* WORK ITEM: Return only the lines from the top of the material through the line marked by "3.4), (-7.8, -6.3)", unaltered.
═════ RECORDS SUPPLIED
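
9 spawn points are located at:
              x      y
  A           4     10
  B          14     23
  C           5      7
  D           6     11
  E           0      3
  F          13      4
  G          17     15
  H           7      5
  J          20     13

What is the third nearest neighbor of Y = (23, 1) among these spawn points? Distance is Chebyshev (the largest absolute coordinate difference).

G

d(Y,A) = max(19, 9) = 19
d(Y,B) = max(9, 22) = 22
d(Y,C) = max(18, 6) = 18
d(Y,D) = max(17, 10) = 17
d(Y,E) = max(23, 2) = 23
d(Y,F) = max(10, 3) = 10
d(Y,G) = max(6, 14) = 14
d(Y,H) = max(16, 4) = 16
d(Y,J) = max(3, 12) = 12
Sorted ascending: F, J, G, H, … — the third-nearest is G.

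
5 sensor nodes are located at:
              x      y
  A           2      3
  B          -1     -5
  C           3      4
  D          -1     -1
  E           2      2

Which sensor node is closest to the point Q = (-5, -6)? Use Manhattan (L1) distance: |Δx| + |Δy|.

d(Q,A) = |-5−2| + |-6−3| = 7 + 9 = 16
d(Q,B) = |-5−(-1)| + |-6−(-5)| = 4 + 1 = 5
d(Q,C) = |-5−3| + |-6−4| = 8 + 10 = 18
d(Q,D) = |-5−(-1)| + |-6−(-1)| = 4 + 5 = 9
d(Q,E) = |-5−2| + |-6−2| = 7 + 8 = 15
Minimum is at B.

B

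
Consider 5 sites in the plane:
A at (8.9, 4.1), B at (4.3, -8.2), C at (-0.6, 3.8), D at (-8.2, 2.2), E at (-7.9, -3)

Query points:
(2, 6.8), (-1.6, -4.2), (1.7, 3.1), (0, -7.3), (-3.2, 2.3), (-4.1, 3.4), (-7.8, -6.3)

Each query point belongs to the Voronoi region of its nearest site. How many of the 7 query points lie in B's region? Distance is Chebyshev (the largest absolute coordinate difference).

(2, 6.8) — d to each: A:6.9, B:15, C:3, D:10.2, E:9.9 → nearest is C
(-1.6, -4.2) — d to each: A:10.5, B:5.9, C:8, D:6.6, E:6.3 → nearest is B
(1.7, 3.1) — d to each: A:7.2, B:11.3, C:2.3, D:9.9, E:9.6 → nearest is C
(0, -7.3) — d to each: A:11.4, B:4.3, C:11.1, D:9.5, E:7.9 → nearest is B
(-3.2, 2.3) — d to each: A:12.1, B:10.5, C:2.6, D:5, E:5.3 → nearest is C
(-4.1, 3.4) — d to each: A:13, B:11.6, C:3.5, D:4.1, E:6.4 → nearest is C
(-7.8, -6.3) — d to each: A:16.7, B:12.1, C:10.1, D:8.5, E:3.3 → nearest is E
2 of the 7 points have B as nearest.

2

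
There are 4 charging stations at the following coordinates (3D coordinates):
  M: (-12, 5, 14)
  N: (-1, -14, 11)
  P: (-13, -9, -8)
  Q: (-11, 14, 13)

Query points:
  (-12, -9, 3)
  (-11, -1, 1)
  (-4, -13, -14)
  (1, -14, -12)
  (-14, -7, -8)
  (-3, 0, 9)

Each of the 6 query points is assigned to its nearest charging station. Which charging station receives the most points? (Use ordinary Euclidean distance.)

P

(-12, -9, 3) — d² to each: M:317, N:210, P:122, Q:630 → nearest is P
(-11, -1, 1) — d² to each: M:206, N:369, P:149, Q:369 → nearest is P
(-4, -13, -14) — d² to each: M:1172, N:635, P:133, Q:1507 → nearest is P
(1, -14, -12) — d² to each: M:1206, N:533, P:237, Q:1553 → nearest is P
(-14, -7, -8) — d² to each: M:632, N:579, P:5, Q:891 → nearest is P
(-3, 0, 9) — d² to each: M:131, N:204, P:470, Q:276 → nearest is M
Tally — M:1, P:5. P captures the most (5).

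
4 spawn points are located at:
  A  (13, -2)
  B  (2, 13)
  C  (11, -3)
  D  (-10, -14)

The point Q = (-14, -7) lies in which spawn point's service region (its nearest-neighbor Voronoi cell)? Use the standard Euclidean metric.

Compare squared distances (the ordering matches that of the actual distances):
|QA|² = (-14−13)² + (-7−(-2))² = 729 + 25 = 754
|QB|² = (-14−2)² + (-7−13)² = 256 + 400 = 656
|QC|² = (-14−11)² + (-7−(-3))² = 625 + 16 = 641
|QD|² = (-14−(-10))² + (-7−(-14))² = 16 + 49 = 65
The smallest is to D, so Q lies in the Voronoi region of D.

D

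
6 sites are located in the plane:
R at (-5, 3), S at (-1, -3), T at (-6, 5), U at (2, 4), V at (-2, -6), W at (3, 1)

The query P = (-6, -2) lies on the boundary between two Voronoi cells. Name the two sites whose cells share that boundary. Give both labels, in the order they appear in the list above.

Squared distances from P to each site:
|PR|² = (-6−(-5))² + (-2−3)² = 1 + 25 = 26
|PS|² = (-6−(-1))² + (-2−(-3))² = 25 + 1 = 26
|PT|² = (-6−(-6))² + (-2−5)² = 0 + 49 = 49
|PU|² = (-6−2)² + (-2−4)² = 64 + 36 = 100
|PV|² = (-6−(-2))² + (-2−(-6))² = 16 + 16 = 32
|PW|² = (-6−3)² + (-2−1)² = 81 + 9 = 90
P is equidistant from R and S (both at squared distance 26), and every other site is strictly farther — so P lies on the R–S Voronoi edge.

R and S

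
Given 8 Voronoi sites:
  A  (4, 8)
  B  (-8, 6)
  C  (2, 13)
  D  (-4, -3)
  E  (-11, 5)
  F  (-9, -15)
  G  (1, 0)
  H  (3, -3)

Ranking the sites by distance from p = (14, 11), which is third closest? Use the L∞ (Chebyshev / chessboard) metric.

G

d(p,A) = max(10, 3) = 10
d(p,B) = max(22, 5) = 22
d(p,C) = max(12, 2) = 12
d(p,D) = max(18, 14) = 18
d(p,E) = max(25, 6) = 25
d(p,F) = max(23, 26) = 26
d(p,G) = max(13, 11) = 13
d(p,H) = max(11, 14) = 14
Sorted ascending: A, C, G, H, … — the third-nearest is G.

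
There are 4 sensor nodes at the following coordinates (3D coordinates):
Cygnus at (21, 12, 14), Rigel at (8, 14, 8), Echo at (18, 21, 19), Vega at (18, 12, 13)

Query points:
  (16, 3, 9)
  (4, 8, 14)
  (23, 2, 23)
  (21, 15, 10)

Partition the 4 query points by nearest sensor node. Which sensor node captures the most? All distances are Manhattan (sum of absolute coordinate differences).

Cygnus

(16, 3, 9) — d to each: Cygnus:19, Rigel:20, Echo:30, Vega:15 → nearest is Vega
(4, 8, 14) — d to each: Cygnus:21, Rigel:16, Echo:32, Vega:19 → nearest is Rigel
(23, 2, 23) — d to each: Cygnus:21, Rigel:42, Echo:28, Vega:25 → nearest is Cygnus
(21, 15, 10) — d to each: Cygnus:7, Rigel:16, Echo:18, Vega:9 → nearest is Cygnus
Tally — Cygnus:2, Rigel:1, Vega:1. Cygnus captures the most (2).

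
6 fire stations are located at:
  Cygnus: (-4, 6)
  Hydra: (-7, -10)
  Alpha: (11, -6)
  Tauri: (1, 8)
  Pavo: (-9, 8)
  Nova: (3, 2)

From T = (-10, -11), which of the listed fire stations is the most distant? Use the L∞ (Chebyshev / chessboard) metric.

d(T, Cygnus) = max(6, 17) = 17
d(T, Hydra) = max(3, 1) = 3
d(T, Alpha) = max(21, 5) = 21
d(T, Tauri) = max(11, 19) = 19
d(T, Pavo) = max(1, 19) = 19
d(T, Nova) = max(13, 13) = 13
The largest is to Alpha.

Alpha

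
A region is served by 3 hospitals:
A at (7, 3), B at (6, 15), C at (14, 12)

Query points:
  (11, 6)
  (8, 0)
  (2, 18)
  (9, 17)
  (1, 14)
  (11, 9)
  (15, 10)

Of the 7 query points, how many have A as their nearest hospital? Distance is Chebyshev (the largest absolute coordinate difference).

(11, 6) — d to each: A:4, B:9, C:6 → nearest is A
(8, 0) — d to each: A:3, B:15, C:12 → nearest is A
(2, 18) — d to each: A:15, B:4, C:12 → nearest is B
(9, 17) — d to each: A:14, B:3, C:5 → nearest is B
(1, 14) — d to each: A:11, B:5, C:13 → nearest is B
(11, 9) — d to each: A:6, B:6, C:3 → nearest is C
(15, 10) — d to each: A:8, B:9, C:2 → nearest is C
2 of the 7 points have A as nearest.

2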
══════════
* EXERCISE ANSWER:
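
9 spawn points are located at:
              x      y
  A           4     10
  B          14     23
  C           5      7
  D           6     11
  E           0      3
  F          13      4
  G          17     15
  H           7      5
  J          20     13

What is the third nearest neighbor of Y = (23, 1) among these spawn points? Distance is Chebyshev (the largest absolute coordinate difference).

G

d(Y,A) = max(19, 9) = 19
d(Y,B) = max(9, 22) = 22
d(Y,C) = max(18, 6) = 18
d(Y,D) = max(17, 10) = 17
d(Y,E) = max(23, 2) = 23
d(Y,F) = max(10, 3) = 10
d(Y,G) = max(6, 14) = 14
d(Y,H) = max(16, 4) = 16
d(Y,J) = max(3, 12) = 12
Sorted ascending: F, J, G, H, … — the third-nearest is G.

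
5 sensor nodes are located at:
              x      y
  A           2      3
  B          -1     -5
  C           3      4
  D          -1     -1
  E           2      2

Which sensor node is closest to the point Q = (-5, -6)? Use Manhattan (L1) distance: |Δx| + |Δy|.

d(Q,A) = |-5−2| + |-6−3| = 7 + 9 = 16
d(Q,B) = |-5−(-1)| + |-6−(-5)| = 4 + 1 = 5
d(Q,C) = |-5−3| + |-6−4| = 8 + 10 = 18
d(Q,D) = |-5−(-1)| + |-6−(-1)| = 4 + 5 = 9
d(Q,E) = |-5−2| + |-6−2| = 7 + 8 = 15
Minimum is at B.

B

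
Consider 5 sites in the plane:
A at (8.9, 4.1), B at (4.3, -8.2), C at (-0.6, 3.8), D at (-8.2, 2.2), E at (-7.9, -3)

Query points:
(2, 6.8), (-1.6, -4.2), (1.7, 3.1), (0, -7.3), (-3.2, 2.3), (-4.1, 3.4), (-7.8, -6.3)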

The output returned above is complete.